→ DATA PROVIDED

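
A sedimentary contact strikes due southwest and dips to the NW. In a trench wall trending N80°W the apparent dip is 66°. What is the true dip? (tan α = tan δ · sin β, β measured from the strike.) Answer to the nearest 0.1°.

70.0°

The section is 55° from the strike.
tan(true dip) = tan 66° / sin 55° = 2.7419
δ = arctan(2.7419) = 69.96°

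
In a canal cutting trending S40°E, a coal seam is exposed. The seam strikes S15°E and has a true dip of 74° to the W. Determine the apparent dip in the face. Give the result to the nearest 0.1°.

55.8°

Angle between strike (S15°E) and section (S40°E): β = 25°.
tan(apparent dip) = tan 74° · sin 25° = 1.4738
α = arctan(1.4738) = 55.84°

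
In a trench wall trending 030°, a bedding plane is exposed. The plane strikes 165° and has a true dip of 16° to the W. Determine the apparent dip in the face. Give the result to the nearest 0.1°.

11.5°

The strike is 165° and the section trends 030°; the acute angle between them is β = 45°.
tan(apparent dip) = tan 16° · sin 45° = 0.2028
apparent dip = arctan 0.2028 = 11.46°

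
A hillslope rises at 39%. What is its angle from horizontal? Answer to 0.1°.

21.3°

tan θ = 39/100 = 0.3900
θ = arctan(0.3900) = 21.31°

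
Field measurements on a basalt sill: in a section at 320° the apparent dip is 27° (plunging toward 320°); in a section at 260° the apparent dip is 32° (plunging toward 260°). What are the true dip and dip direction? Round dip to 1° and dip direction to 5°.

true dip 34°, dip direction 280°

The two traces are lines in the plane: v₁ = (sin 320°·cos 27°, cos 320°·cos 27°, −sin 27°), v₂ = (sin 260°·cos 32°, cos 260°·cos 32°, −sin 32°).
Cross product v₁ × v₂ gives the pole to the plane: n ∝ (-0.429, 0.076, 0.654).
tan δ = √(n_x²+n_y²)/n_z = 0.435/0.654, so δ = 33.6°.
Dip direction = azimuth of (n_x, n_y) = atan2(-0.429, 0.076) = 280°.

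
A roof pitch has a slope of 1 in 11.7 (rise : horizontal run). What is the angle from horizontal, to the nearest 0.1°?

tan θ = 1/11.7 = 0.0855
θ = arctan(0.0855) = 4.89°

4.9°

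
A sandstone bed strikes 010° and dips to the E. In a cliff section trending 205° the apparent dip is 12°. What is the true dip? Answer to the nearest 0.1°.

The section is 15° from the strike.
tan δ = tan α / sin β = tan 12° / sin 15° = 0.2126 / 0.2588 = 0.8213
true dip = arctan 0.8213 = 39.39°

39.4°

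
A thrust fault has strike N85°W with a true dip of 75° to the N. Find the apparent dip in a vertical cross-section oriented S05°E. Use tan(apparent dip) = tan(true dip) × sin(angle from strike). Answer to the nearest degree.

75°

Angle between strike (N85°W) and section (S05°E): β = 80°.
tan α = tan 75° × sin 80° = 3.7321 × 0.9848 = 3.6754
α = arctan(3.6754) = 74.78°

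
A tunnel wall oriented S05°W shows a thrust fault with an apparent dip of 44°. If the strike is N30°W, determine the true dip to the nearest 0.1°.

The section is 35° from the strike.
tan δ = tan α / sin β = tan 44° / sin 35° = 0.9657 / 0.5736 = 1.6836
true dip = arctan 1.6836 = 59.29°

59.3°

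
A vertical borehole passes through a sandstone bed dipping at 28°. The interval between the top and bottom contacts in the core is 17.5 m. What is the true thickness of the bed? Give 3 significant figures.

True thickness t = h · cos(dip) = 17.5 × cos 28°
t = 17.5 × 0.8829 = 15.452 m

15.5 m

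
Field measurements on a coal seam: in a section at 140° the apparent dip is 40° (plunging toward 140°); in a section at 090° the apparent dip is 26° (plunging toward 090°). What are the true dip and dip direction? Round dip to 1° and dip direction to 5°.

true dip 40°, dip direction 145°

Each apparent-dip line lies in the plane. As unit vectors (x east, y north, z up), v₁ plunges 40°→140° and v₂ plunges 26°→090°.
Cross product v₁ × v₂ gives the pole to the plane: n ∝ (0.257, -0.362, 0.527).
True dip = arccos(n_z / |n|) = arccos(0.7650) = 40.1°.
Dip direction = azimuth of (n_x, n_y) = atan2(0.257, -0.362) = 145°.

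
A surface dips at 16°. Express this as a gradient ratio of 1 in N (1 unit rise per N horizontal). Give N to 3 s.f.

1 in 3.49

1 : N means tan θ = 1/N, so N = 1/tan 16° = 1/0.2867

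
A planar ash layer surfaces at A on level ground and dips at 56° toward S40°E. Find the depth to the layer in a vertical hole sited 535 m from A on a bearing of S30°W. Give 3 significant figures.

271 m

The hole lies 70° from the dip direction, so the down-dip offset is 535 × cos 70° = 182.98 m.
Depth = down-dip offset × tan(dip) = 182.98 × tan 56° = 182.98 × 1.4826
Depth = 271.28 m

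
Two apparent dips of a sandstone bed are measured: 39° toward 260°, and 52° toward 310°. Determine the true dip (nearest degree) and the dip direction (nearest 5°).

Represent each trace as a vector plunging at its apparent dip toward its trend (east-north-up frame): v₁ = (-0.765, -0.135, -0.629), v₂ = (-0.472, 0.396, -0.788).
The plane normal is n = v₁ × v₂ ∝ (-0.355, 0.306, 0.367).
Dip δ = arctan(|n_h|/n_z) = arctan(0.469/0.367) = 52.0°.
Dip direction = atan2(-0.355, 0.306) = 311° (azimuth of n's horizontal projection).

true dip 52°, dip direction 310°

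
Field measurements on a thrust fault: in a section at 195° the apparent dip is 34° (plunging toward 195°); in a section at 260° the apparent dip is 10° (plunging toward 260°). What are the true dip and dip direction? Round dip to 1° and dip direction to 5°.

true dip 34°, dip direction 185°

Each apparent-dip line lies in the plane. As unit vectors (x east, y north, z up), v₁ plunges 34°→195° and v₂ plunges 10°→260°.
n = v₁ × v₂ = (-0.043, -0.505, 0.740) (taken with n_z > 0).
tan δ = √(n_x²+n_y²)/n_z = 0.507/0.740, so δ = 34.4°.
Dip direction = azimuth of (n_x, n_y) = atan2(-0.043, -0.505) = 185°.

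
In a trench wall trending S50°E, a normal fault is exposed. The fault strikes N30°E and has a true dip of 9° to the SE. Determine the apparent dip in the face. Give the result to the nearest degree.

9°

Angle between strike (N30°E) and section (S50°E): β = 80°.
tan(apparent dip) = tan 9° · sin 80° = 0.1560
apparent dip = arctan 0.1560 = 8.87°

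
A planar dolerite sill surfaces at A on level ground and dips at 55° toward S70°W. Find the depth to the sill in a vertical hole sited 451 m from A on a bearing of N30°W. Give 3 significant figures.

The hole lies 80° from the dip direction, so the down-dip offset is 451 × cos 80° = 78.32 m.
Depth = down-dip offset × tan(dip) = 78.32 × tan 55° = 78.32 × 1.4281
Depth = 111.85 m

112 m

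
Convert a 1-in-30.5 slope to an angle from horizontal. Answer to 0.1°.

tan θ = 1/30.5 = 0.0328
θ = arctan(0.0328) = 1.88°

1.9°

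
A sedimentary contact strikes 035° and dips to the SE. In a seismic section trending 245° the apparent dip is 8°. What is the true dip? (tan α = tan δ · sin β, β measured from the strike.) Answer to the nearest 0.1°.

The section is 30° from the strike.
tan(true dip) = tan 8° / sin 30° = 0.2811
true dip = arctan 0.2811 = 15.70°

15.7°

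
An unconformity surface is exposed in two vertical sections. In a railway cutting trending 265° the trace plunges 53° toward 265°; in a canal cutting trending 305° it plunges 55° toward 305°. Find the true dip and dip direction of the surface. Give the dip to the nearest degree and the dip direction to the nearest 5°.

The two traces are lines in the plane: v₁ = (sin 265°·cos 53°, cos 265°·cos 53°, −sin 53°), v₂ = (sin 305°·cos 55°, cos 305°·cos 55°, −sin 55°).
Cross product v₁ × v₂ gives the pole to the plane: n ∝ (-0.306, 0.116, 0.222).
Dip δ = arctan(|n_h|/n_z) = arctan(0.327/0.222) = 55.8°.
Dip direction = atan2(-0.306, 0.116) = 291° (azimuth of n's horizontal projection).

true dip 56°, dip direction 290°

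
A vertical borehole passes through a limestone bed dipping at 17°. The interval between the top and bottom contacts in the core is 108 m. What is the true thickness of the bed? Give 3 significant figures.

103 m

True thickness t = h · cos(dip) = 108 × cos 17°
t = 108 × 0.9563 = 103.281 m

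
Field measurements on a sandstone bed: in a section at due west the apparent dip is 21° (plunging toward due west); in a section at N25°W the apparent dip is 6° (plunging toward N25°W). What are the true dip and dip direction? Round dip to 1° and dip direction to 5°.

true dip 21°, dip direction 260°

The two traces are lines in the plane: v₁ = (sin 270°·cos 21°, cos 270°·cos 21°, −sin 21°), v₂ = (sin 335°·cos 6°, cos 335°·cos 6°, −sin 6°).
The plane normal is n = v₁ × v₂ ∝ (-0.323, -0.053, 0.841).
True dip = arccos(n_z / |n|) = arccos(0.9320) = 21.3°.
Dip direction = azimuth of (n_x, n_y) = atan2(-0.323, -0.053) = 261°.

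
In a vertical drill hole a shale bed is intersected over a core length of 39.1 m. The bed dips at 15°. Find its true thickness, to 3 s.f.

True thickness t = h · cos(dip) = 39.1 × cos 15°
t = 39.1 × 0.9659 = 37.768 m

37.8 m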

→ TASK ITEM
Return every line from the one holding "A vertical borehole passes through a limestone" through the end of the data, exactly as it appears, with both ends kept and nothing else.

→ ANSWER TO THIS PROBLEM
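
A vertical borehole passes through a limestone bed dipping at 17°. The interval between the top and bottom contacts in the core is 108 m. What is the true thickness of the bed? Give 3 significant figures.

103 m

True thickness t = h · cos(dip) = 108 × cos 17°
t = 108 × 0.9563 = 103.281 m

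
Field measurements on a sandstone bed: in a section at due west the apparent dip is 21° (plunging toward due west); in a section at N25°W the apparent dip is 6° (plunging toward N25°W). What are the true dip and dip direction? Round dip to 1° and dip direction to 5°.

true dip 21°, dip direction 260°

The two traces are lines in the plane: v₁ = (sin 270°·cos 21°, cos 270°·cos 21°, −sin 21°), v₂ = (sin 335°·cos 6°, cos 335°·cos 6°, −sin 6°).
The plane normal is n = v₁ × v₂ ∝ (-0.323, -0.053, 0.841).
True dip = arccos(n_z / |n|) = arccos(0.9320) = 21.3°.
Dip direction = azimuth of (n_x, n_y) = atan2(-0.323, -0.053) = 261°.

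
In a vertical drill hole a shale bed is intersected over a core length of 39.1 m. The bed dips at 15°. Find its true thickness, to 3 s.f.

True thickness t = h · cos(dip) = 39.1 × cos 15°
t = 39.1 × 0.9659 = 37.768 m

37.8 m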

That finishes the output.